### Task prompt
Which lines below hold the word "Range"? Report each one.

### Recorded data
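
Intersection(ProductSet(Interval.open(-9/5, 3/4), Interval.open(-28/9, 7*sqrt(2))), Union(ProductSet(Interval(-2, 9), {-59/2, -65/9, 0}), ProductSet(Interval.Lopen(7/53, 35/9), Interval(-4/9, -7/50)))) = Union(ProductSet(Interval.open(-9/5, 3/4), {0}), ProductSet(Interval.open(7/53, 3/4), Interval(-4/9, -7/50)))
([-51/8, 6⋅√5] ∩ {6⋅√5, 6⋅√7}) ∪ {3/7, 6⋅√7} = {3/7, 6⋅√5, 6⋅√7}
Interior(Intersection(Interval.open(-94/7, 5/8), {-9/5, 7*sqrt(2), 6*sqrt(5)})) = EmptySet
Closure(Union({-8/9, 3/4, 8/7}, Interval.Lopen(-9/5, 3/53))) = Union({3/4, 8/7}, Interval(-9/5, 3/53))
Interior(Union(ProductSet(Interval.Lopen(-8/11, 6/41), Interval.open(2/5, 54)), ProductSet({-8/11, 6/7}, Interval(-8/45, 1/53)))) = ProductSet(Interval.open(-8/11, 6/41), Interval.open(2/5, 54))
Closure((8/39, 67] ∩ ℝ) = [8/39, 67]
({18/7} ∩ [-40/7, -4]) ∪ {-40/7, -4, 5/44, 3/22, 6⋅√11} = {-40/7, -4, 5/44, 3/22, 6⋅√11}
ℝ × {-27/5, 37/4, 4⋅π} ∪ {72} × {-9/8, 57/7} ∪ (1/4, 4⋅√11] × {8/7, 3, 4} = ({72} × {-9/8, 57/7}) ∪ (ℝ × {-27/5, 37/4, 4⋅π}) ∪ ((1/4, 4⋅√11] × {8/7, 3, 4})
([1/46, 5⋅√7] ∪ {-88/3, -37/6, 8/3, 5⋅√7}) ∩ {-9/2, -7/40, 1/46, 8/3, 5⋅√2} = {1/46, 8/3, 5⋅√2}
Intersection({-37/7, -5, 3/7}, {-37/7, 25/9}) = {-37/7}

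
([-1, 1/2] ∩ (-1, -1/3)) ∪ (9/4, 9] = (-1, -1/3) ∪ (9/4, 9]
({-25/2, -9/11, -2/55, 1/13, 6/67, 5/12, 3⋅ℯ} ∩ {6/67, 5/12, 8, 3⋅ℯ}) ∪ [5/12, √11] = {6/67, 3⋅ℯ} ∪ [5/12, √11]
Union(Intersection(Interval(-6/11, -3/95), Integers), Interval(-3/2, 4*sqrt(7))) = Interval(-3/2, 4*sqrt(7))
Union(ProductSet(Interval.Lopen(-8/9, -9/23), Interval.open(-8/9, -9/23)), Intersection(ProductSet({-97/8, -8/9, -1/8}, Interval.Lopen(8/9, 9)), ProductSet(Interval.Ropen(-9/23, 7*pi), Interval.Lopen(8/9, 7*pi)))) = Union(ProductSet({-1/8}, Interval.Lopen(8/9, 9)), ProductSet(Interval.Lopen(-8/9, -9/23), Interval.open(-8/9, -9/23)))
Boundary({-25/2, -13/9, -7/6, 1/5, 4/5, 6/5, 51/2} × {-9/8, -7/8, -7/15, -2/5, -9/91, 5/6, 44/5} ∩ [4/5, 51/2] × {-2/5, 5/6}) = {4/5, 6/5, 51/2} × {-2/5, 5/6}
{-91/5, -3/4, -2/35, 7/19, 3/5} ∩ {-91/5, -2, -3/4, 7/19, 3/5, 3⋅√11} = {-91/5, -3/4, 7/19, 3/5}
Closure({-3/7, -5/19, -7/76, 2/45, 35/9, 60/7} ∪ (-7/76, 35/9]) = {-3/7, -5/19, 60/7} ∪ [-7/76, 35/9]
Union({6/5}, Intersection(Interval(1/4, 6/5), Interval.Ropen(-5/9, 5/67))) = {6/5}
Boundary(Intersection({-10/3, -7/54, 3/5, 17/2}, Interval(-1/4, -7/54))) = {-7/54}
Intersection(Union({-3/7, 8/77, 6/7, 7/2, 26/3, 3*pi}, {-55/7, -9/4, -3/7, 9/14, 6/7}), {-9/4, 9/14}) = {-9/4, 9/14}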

---

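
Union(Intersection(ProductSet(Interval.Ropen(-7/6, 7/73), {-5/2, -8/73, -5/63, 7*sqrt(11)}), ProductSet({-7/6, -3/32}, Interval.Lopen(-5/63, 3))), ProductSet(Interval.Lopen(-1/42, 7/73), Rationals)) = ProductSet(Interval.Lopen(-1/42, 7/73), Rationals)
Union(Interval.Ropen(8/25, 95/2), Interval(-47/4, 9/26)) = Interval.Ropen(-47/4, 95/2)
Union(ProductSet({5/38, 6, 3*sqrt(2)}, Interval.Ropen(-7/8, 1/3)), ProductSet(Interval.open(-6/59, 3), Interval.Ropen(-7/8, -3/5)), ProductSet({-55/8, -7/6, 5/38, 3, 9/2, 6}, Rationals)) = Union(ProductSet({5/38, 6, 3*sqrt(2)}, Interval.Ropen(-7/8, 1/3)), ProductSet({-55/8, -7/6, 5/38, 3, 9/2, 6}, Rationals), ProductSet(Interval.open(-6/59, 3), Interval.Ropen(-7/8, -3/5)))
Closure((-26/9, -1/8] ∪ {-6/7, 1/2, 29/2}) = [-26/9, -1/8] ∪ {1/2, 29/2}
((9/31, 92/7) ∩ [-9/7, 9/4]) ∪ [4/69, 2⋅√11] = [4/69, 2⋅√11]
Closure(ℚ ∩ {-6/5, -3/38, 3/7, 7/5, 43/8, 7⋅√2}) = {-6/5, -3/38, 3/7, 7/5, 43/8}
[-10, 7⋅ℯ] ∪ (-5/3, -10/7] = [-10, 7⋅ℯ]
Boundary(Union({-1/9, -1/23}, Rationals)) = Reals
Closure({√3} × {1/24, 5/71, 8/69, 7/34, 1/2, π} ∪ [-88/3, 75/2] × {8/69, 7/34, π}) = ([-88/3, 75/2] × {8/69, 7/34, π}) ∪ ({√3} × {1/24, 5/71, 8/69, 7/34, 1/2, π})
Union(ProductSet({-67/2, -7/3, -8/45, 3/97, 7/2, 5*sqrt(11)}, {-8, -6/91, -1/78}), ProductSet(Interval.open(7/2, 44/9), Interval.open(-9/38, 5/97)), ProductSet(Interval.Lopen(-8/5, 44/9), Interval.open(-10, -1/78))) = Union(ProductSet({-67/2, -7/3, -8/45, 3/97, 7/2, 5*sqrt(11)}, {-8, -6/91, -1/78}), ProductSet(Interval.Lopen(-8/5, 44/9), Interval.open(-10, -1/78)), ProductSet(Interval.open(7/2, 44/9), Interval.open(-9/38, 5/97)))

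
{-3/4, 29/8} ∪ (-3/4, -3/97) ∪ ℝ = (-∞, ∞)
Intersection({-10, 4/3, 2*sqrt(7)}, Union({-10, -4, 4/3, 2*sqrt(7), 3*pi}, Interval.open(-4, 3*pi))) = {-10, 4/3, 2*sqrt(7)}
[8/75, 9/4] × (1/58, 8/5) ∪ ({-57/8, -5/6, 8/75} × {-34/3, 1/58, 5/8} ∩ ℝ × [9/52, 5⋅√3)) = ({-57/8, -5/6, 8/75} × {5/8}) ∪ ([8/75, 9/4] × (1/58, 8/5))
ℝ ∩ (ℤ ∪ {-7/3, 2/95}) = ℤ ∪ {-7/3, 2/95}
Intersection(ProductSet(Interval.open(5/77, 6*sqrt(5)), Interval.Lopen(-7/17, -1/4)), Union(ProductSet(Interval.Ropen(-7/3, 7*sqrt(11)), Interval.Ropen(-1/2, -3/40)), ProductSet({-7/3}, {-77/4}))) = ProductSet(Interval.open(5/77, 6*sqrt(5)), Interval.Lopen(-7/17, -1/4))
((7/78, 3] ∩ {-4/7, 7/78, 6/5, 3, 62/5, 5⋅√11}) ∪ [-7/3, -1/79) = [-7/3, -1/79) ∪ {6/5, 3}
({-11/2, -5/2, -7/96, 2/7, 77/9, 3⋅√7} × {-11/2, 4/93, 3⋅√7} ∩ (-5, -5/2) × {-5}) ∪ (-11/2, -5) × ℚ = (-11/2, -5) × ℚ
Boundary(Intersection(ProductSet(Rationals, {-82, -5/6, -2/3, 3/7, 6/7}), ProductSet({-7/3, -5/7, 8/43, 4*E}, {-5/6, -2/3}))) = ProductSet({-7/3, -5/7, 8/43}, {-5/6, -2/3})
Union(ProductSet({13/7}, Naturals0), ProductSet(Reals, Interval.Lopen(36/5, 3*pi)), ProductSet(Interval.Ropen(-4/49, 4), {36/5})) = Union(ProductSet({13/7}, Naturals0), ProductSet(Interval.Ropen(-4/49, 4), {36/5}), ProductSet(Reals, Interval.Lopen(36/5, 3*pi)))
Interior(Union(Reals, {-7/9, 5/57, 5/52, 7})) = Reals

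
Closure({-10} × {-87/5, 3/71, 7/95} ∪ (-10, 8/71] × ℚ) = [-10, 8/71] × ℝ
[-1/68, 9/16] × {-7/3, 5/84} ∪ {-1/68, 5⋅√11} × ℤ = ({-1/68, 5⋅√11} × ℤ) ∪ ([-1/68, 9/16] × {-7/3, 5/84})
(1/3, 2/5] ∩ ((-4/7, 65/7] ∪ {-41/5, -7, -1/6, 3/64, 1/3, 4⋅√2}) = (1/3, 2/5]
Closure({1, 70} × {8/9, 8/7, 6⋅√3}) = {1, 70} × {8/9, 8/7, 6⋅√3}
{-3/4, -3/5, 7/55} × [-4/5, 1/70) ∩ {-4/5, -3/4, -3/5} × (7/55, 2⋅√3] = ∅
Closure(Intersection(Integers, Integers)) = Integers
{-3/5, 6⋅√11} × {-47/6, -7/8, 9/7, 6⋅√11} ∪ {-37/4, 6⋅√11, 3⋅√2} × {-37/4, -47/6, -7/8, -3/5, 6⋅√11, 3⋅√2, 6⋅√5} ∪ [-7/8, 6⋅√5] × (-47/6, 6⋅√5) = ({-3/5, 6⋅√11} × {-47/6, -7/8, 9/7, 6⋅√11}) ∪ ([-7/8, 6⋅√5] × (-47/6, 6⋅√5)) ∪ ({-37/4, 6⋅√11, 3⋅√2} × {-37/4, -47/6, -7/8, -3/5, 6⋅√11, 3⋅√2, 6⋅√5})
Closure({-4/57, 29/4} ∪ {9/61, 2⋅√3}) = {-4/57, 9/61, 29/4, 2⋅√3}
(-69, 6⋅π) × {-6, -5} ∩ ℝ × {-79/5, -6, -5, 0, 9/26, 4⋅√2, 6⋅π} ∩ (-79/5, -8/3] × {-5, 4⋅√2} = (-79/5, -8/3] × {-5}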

...

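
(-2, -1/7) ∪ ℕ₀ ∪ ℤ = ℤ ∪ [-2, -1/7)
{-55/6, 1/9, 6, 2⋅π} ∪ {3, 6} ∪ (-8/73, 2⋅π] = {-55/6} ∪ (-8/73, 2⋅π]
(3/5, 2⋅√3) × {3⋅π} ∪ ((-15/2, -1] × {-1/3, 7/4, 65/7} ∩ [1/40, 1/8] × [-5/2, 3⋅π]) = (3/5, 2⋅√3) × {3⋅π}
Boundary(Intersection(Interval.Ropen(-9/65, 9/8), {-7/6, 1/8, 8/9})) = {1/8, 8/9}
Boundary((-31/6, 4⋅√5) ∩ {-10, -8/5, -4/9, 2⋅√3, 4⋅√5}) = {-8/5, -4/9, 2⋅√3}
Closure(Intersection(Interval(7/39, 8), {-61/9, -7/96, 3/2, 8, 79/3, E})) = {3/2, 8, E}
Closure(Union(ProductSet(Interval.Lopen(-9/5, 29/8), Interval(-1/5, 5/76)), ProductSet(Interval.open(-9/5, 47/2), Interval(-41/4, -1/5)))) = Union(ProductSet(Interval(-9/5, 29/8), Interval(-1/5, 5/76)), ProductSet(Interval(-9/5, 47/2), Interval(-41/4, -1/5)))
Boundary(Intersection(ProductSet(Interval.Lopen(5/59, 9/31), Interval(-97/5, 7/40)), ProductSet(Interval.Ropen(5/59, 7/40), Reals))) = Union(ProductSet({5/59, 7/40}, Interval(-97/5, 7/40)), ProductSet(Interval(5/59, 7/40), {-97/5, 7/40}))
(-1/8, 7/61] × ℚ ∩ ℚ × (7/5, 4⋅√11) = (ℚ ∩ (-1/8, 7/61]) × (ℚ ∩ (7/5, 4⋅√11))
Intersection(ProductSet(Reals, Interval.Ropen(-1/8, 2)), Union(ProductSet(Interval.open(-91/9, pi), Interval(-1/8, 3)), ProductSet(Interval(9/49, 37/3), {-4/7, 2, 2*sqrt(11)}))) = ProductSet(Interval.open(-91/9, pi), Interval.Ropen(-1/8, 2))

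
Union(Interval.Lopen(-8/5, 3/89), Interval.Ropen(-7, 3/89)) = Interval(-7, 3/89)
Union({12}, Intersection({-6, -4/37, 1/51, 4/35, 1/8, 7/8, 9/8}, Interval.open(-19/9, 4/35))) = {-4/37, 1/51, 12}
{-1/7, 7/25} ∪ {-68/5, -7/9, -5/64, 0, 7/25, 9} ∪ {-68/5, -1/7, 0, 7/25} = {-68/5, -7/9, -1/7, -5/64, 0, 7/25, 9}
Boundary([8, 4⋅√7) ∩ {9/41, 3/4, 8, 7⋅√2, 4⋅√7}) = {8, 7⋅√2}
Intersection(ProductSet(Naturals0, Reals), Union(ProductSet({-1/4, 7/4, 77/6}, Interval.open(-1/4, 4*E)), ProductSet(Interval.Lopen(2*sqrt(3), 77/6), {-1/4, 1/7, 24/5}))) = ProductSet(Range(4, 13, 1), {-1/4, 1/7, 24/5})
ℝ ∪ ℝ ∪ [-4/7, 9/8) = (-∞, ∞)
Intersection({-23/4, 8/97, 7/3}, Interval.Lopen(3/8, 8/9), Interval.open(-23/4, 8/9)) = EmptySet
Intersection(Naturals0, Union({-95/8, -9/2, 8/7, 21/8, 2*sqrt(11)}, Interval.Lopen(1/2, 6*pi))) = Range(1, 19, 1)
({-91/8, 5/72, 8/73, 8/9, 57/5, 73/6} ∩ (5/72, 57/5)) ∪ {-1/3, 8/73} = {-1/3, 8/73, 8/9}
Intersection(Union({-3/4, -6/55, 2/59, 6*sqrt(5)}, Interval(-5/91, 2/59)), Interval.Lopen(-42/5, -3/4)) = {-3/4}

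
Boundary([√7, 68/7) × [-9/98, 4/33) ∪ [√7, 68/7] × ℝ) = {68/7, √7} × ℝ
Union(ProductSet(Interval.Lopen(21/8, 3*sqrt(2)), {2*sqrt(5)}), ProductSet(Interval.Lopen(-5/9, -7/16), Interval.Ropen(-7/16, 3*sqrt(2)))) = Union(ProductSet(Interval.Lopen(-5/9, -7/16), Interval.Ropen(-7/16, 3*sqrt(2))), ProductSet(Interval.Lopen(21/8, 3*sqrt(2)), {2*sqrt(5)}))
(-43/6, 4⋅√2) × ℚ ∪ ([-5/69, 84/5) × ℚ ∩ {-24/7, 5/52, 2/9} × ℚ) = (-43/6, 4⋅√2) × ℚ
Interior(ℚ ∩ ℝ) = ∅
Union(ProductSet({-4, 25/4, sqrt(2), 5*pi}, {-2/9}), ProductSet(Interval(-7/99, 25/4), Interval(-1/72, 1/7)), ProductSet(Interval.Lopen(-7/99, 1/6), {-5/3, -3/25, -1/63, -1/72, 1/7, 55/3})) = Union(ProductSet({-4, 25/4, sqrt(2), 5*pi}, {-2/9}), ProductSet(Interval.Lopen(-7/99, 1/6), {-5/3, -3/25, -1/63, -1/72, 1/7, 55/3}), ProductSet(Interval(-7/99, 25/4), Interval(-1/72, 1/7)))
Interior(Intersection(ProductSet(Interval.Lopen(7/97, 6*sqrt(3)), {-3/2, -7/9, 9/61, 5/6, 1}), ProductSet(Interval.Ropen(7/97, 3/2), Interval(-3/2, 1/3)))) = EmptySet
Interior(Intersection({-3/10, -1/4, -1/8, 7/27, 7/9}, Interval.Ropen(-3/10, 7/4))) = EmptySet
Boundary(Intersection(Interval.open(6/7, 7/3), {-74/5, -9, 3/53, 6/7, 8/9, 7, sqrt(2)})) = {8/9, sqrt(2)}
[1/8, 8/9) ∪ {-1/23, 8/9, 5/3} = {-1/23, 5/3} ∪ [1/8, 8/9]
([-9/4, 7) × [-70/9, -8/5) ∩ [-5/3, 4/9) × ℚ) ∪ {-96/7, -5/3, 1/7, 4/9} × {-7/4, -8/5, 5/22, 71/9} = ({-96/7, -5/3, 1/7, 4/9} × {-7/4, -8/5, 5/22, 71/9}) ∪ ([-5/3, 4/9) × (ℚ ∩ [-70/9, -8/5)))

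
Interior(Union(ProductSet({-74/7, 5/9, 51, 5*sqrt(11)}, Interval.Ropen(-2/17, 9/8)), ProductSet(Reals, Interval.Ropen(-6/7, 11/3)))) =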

### Answer space
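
Intersection(ProductSet(Naturals0, Reals), Union(ProductSet({-1/4, 7/4, 77/6}, Interval.open(-1/4, 4*E)), ProductSet(Interval.Lopen(2*sqrt(3), 77/6), {-1/4, 1/7, 24/5}))) = ProductSet(Range(4, 13, 1), {-1/4, 1/7, 24/5})
Intersection(Naturals0, Union({-95/8, -9/2, 8/7, 21/8, 2*sqrt(11)}, Interval.Lopen(1/2, 6*pi))) = Range(1, 19, 1)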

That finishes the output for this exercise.